* [Your instructions]:
Each entry below needs to be reproduced exactly as given.

[Stored items]
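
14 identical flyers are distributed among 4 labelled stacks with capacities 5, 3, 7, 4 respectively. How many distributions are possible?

51

By stars and bars, unrestricted non-negative solutions to x_1+…+x_4 = 14 number C(14+3,3) = 680.
Subtract solutions that violate a single cap (substitute x_i' = x_i − (cap_i+1)): x_1 ≥ 6 gives C(11,3) = 165; x_2 ≥ 4 gives C(13,3) = 286; x_3 ≥ 8 gives C(9,3) = 84; x_4 ≥ 5 gives C(12,3) = 220. Together 755.
Add back pairs where two caps are both exceeded: 35 + 1 + 20 + 10 + 56 + 4 = 126.
By inclusion–exclusion the count is 680 − 755 + 126 = 51.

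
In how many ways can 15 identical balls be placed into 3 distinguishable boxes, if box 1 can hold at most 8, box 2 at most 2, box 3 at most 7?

6

By stars and bars, unrestricted non-negative solutions to x_1+…+x_3 = 15 number C(15+2,2) = 136.
Subtract solutions that violate a single cap (substitute x_i' = x_i − (cap_i+1)): x_1 ≥ 9 gives C(8,2) = 28; x_2 ≥ 3 gives C(14,2) = 91; x_3 ≥ 8 gives C(9,2) = 36. Together 155.
Add back pairs where two caps are both exceeded: 10 + 0 + 15 = 25.
By inclusion–exclusion the count is 136 − 155 + 25 = 6.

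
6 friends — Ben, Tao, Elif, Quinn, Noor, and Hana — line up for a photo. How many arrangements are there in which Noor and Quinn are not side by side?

Of the 6! = 720 arrangements, those with Noor and Quinn adjacent number 2 × 5! = 240 (treat the pair as a block with 2 internal orders).
So 720 − 240 = 480 arrangements keep them apart.

480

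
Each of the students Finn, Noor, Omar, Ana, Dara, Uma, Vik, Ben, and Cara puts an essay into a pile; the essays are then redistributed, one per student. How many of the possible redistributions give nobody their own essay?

133496

This is the derangement count D_9: permutations of 9 items with no fixed point.
By inclusion–exclusion this is Σ_{j=0}^{9} (−1)^j C(9,j)·(9−j)!.
Computing: 362880 − 362880 + 181440 − 60480 + 15120 − 3024 + 504 − 72 + 9 − 1 = 133496.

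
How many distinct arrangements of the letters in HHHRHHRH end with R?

7

With the last slot taken by R, it remains to arrange the other 7 letters (HHHHHRH).
Those 7 letters have H appearing 6 times, giving (7)!/(6!) = 7.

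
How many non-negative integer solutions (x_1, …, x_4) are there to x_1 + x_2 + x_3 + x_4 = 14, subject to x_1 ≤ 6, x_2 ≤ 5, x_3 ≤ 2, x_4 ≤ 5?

By stars and bars, unrestricted non-negative solutions to x_1+…+x_4 = 14 number C(14+3,3) = 680.
Subtract solutions that violate a single cap (substitute x_i' = x_i − (cap_i+1)): x_1 ≥ 7 gives C(10,3) = 120; x_2 ≥ 6 gives C(11,3) = 165; x_3 ≥ 3 gives C(14,3) = 364; x_4 ≥ 6 gives C(11,3) = 165. Together 814.
Add back pairs where two caps are both exceeded: 4 + 35 + 4 + 56 + 10 + 56 = 165.
By inclusion–exclusion the count is 680 − 814 + 165 = 31.

31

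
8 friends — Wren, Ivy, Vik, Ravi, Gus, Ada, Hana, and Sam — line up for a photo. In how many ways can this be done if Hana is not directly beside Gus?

There are 8! = 40320 arrangements in all. If Hana and Gus are adjacent, merging them into one block gives 2·(7)! = 10080 arrangements.
Complementary counting: 40320 − 10080 = 30240.

30240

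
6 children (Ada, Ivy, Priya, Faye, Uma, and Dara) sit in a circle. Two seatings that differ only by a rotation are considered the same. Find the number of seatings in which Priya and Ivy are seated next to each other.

Glue Priya and Ivy into a block (2 internal orders). Seating 5 units around a circle gives (4)! arrangements.
So 2 × (4)! = 2 × 24 = 48.

48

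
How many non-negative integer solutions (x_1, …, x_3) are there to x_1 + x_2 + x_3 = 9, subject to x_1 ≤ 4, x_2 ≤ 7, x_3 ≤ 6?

31

Ignoring the caps, the number of non-negative solutions to x_1+…+x_3 = 9 is C(11,2) = 55.
Subtract solutions that violate a single cap (substitute x_i' = x_i − (cap_i+1)): x_1 ≥ 5 gives C(6,2) = 15; x_2 ≥ 8 gives C(3,2) = 3; x_3 ≥ 7 gives C(4,2) = 6. Together 24.
No two caps can be exceeded simultaneously, so the pair terms are all 0.
By inclusion–exclusion the count is 55 − 24 + 0 = 31.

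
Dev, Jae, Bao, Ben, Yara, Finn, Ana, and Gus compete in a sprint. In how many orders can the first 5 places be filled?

This is an ordered selection of 5 from 8: P(8,5).
That gives 8 × 7 × 6 × 5 × 4 = 6720.

6720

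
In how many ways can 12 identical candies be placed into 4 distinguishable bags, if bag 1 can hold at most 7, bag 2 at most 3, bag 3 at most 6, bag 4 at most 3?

79

Without the upper bounds there are C(15,3) = 455 ways to split 12 among 4 bags.
Subtract solutions that violate a single cap (substitute x_i' = x_i − (cap_i+1)): x_1 ≥ 8 gives C(7,3) = 35; x_2 ≥ 4 gives C(11,3) = 165; x_3 ≥ 7 gives C(8,3) = 56; x_4 ≥ 4 gives C(11,3) = 165. Together 421.
Add back pairs where two caps are both exceeded: 1 + 0 + 1 + 4 + 35 + 4 = 45.
By inclusion–exclusion the count is 455 − 421 + 45 = 79.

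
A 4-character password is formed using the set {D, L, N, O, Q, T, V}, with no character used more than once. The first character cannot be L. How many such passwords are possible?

The first character has 7−1 = 6 choices (anything except L).
The remaining 3 characters are filled from the other 6 symbols without repetition: 6 × 5 × 4 = 120.
Total: 6 × 120 = 720.

720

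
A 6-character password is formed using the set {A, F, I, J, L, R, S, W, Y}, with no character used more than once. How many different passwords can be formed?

60480

This is a permutation of 6 out of 9: P(9,6) = 9!/3!.
That product is 9 × 8 × 7 × 6 × 5 × 4 = 60480.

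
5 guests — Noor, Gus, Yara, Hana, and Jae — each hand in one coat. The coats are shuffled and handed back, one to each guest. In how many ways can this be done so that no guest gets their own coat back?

44

Count assignments avoiding every fixed point. For any j of the 5 guests fixed to their own coat, the other 5−j can be arranged in (5−j)! ways.
By inclusion–exclusion this is Σ_{j=0}^{5} (−1)^j C(5,j)·(5−j)!.
Computing: 120 − 120 + 60 − 20 + 5 − 1 = 44.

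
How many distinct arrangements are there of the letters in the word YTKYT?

30

The 5 letters of YTKYT have repeats: T appearing twice and Y appearing twice.
The number of distinct arrangements is 5!/(2!·2!) = 120/4 = 30.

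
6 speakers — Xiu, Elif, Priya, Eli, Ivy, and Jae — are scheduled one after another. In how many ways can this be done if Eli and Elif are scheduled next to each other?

240

Treat {Eli, Elif} as a single unit. There are 5 units to order, and the pair itself can be ordered 2 ways.
So the count is 2·(5)! = 240.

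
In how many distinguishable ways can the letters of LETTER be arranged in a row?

180

The 6 letters of LETTER have repeats: E appearing twice and T appearing twice.
The number of distinct arrangements is 6!/(2!·2!) = 720/4 = 180.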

* [Exercise result]:
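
14 identical flyers are distributed among 4 labelled stacks with capacities 5, 3, 7, 4 respectively. How many distributions are possible?

51

By stars and bars, unrestricted non-negative solutions to x_1+…+x_4 = 14 number C(14+3,3) = 680.
Subtract solutions that violate a single cap (substitute x_i' = x_i − (cap_i+1)): x_1 ≥ 6 gives C(11,3) = 165; x_2 ≥ 4 gives C(13,3) = 286; x_3 ≥ 8 gives C(9,3) = 84; x_4 ≥ 5 gives C(12,3) = 220. Together 755.
Add back pairs where two caps are both exceeded: 35 + 1 + 20 + 10 + 56 + 4 = 126.
By inclusion–exclusion the count is 680 − 755 + 126 = 51.

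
In how many ways can 15 identical balls be placed into 3 distinguishable boxes, if box 1 can hold at most 8, box 2 at most 2, box 3 at most 7?

6

By stars and bars, unrestricted non-negative solutions to x_1+…+x_3 = 15 number C(15+2,2) = 136.
Subtract solutions that violate a single cap (substitute x_i' = x_i − (cap_i+1)): x_1 ≥ 9 gives C(8,2) = 28; x_2 ≥ 3 gives C(14,2) = 91; x_3 ≥ 8 gives C(9,2) = 36. Together 155.
Add back pairs where two caps are both exceeded: 10 + 0 + 15 = 25.
By inclusion–exclusion the count is 136 − 155 + 25 = 6.

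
6 friends — Ben, Tao, Elif, Quinn, Noor, and Hana — line up for a photo. How many arrangements are there in which Noor and Quinn are not side by side?

Of the 6! = 720 arrangements, those with Noor and Quinn adjacent number 2 × 5! = 240 (treat the pair as a block with 2 internal orders).
So 720 − 240 = 480 arrangements keep them apart.

480

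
Each of the students Finn, Noor, Omar, Ana, Dara, Uma, Vik, Ben, and Cara puts an essay into a pile; the essays are then redistributed, one per student. How many of the possible redistributions give nobody their own essay?

133496

This is the derangement count D_9: permutations of 9 items with no fixed point.
By inclusion–exclusion this is Σ_{j=0}^{9} (−1)^j C(9,j)·(9−j)!.
Computing: 362880 − 362880 + 181440 − 60480 + 15120 − 3024 + 504 − 72 + 9 − 1 = 133496.

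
How many distinct arrangements of the letters in HHHRHHRH end with R?

7

With the last slot taken by R, it remains to arrange the other 7 letters (HHHHHRH).
Those 7 letters have H appearing 6 times, giving (7)!/(6!) = 7.

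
How many non-negative integer solutions (x_1, …, x_4) are there to x_1 + x_2 + x_3 + x_4 = 14, subject to x_1 ≤ 6, x_2 ≤ 5, x_3 ≤ 2, x_4 ≤ 5?

By stars and bars, unrestricted non-negative solutions to x_1+…+x_4 = 14 number C(14+3,3) = 680.
Subtract solutions that violate a single cap (substitute x_i' = x_i − (cap_i+1)): x_1 ≥ 7 gives C(10,3) = 120; x_2 ≥ 6 gives C(11,3) = 165; x_3 ≥ 3 gives C(14,3) = 364; x_4 ≥ 6 gives C(11,3) = 165. Together 814.
Add back pairs where two caps are both exceeded: 4 + 35 + 4 + 56 + 10 + 56 = 165.
By inclusion–exclusion the count is 680 − 814 + 165 = 31.

31

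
8 friends — Wren, Ivy, Vik, Ravi, Gus, Ada, Hana, and Sam — line up for a photo. In how many ways can this be done if Hana is not directly beside Gus?

There are 8! = 40320 arrangements in all. If Hana and Gus are adjacent, merging them into one block gives 2·(7)! = 10080 arrangements.
Complementary counting: 40320 − 10080 = 30240.

30240

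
6 children (Ada, Ivy, Priya, Faye, Uma, and Dara) sit in a circle. Two seatings that differ only by a rotation are considered the same. Find the number of seatings in which Priya and Ivy are seated next to each other.

Glue Priya and Ivy into a block (2 internal orders). Seating 5 units around a circle gives (4)! arrangements.
So 2 × (4)! = 2 × 24 = 48.

48

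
How many non-negative integer solutions (x_1, …, x_3) are there to x_1 + x_2 + x_3 = 9, subject to x_1 ≤ 4, x_2 ≤ 7, x_3 ≤ 6?

31

Ignoring the caps, the number of non-negative solutions to x_1+…+x_3 = 9 is C(11,2) = 55.
Subtract solutions that violate a single cap (substitute x_i' = x_i − (cap_i+1)): x_1 ≥ 5 gives C(6,2) = 15; x_2 ≥ 8 gives C(3,2) = 3; x_3 ≥ 7 gives C(4,2) = 6. Together 24.
No two caps can be exceeded simultaneously, so the pair terms are all 0.
By inclusion–exclusion the count is 55 − 24 + 0 = 31.

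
Dev, Jae, Bao, Ben, Yara, Finn, Ana, and Gus compete in a sprint. In how many orders can the first 5 places be filled?

This is an ordered selection of 5 from 8: P(8,5).
That gives 8 × 7 × 6 × 5 × 4 = 6720.

6720

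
In how many ways can 12 identical candies be placed into 4 distinguishable bags, if bag 1 can hold at most 7, bag 2 at most 3, bag 3 at most 6, bag 4 at most 3?

79

Without the upper bounds there are C(15,3) = 455 ways to split 12 among 4 bags.
Subtract solutions that violate a single cap (substitute x_i' = x_i − (cap_i+1)): x_1 ≥ 8 gives C(7,3) = 35; x_2 ≥ 4 gives C(11,3) = 165; x_3 ≥ 7 gives C(8,3) = 56; x_4 ≥ 4 gives C(11,3) = 165. Together 421.
Add back pairs where two caps are both exceeded: 1 + 0 + 1 + 4 + 35 + 4 = 45.
By inclusion–exclusion the count is 455 − 421 + 45 = 79.

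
A 4-character password is formed using the set {D, L, N, O, Q, T, V}, with no character used more than once. The first character cannot be L. How many such passwords are possible?

The first character has 7−1 = 6 choices (anything except L).
The remaining 3 characters are filled from the other 6 symbols without repetition: 6 × 5 × 4 = 120.
Total: 6 × 120 = 720.

720

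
A 6-character password is formed using the set {A, F, I, J, L, R, S, W, Y}, with no character used more than once. How many different passwords can be formed?

60480

This is a permutation of 6 out of 9: P(9,6) = 9!/3!.
That product is 9 × 8 × 7 × 6 × 5 × 4 = 60480.

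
5 guests — Noor, Gus, Yara, Hana, and Jae — each hand in one coat. The coats are shuffled and handed back, one to each guest. In how many ways can this be done so that no guest gets their own coat back?

44

Count assignments avoiding every fixed point. For any j of the 5 guests fixed to their own coat, the other 5−j can be arranged in (5−j)! ways.
By inclusion–exclusion this is Σ_{j=0}^{5} (−1)^j C(5,j)·(5−j)!.
Computing: 120 − 120 + 60 − 20 + 5 − 1 = 44.

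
How many distinct arrangements are there of the letters in the word YTKYT?

30

The 5 letters of YTKYT have repeats: T appearing twice and Y appearing twice.
The number of distinct arrangements is 5!/(2!·2!) = 120/4 = 30.

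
6 speakers — Xiu, Elif, Priya, Eli, Ivy, and Jae — are scheduled one after another. In how many ways can this be done if Eli and Elif are scheduled next to each other?

240

Treat {Eli, Elif} as a single unit. There are 5 units to order, and the pair itself can be ordered 2 ways.
So the count is 2·(5)! = 240.

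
In how many distinguishable ways can the letters of LETTER be arranged in a row?

180

The 6 letters of LETTER have repeats: E appearing twice and T appearing twice.
The number of distinct arrangements is 6!/(2!·2!) = 720/4 = 180.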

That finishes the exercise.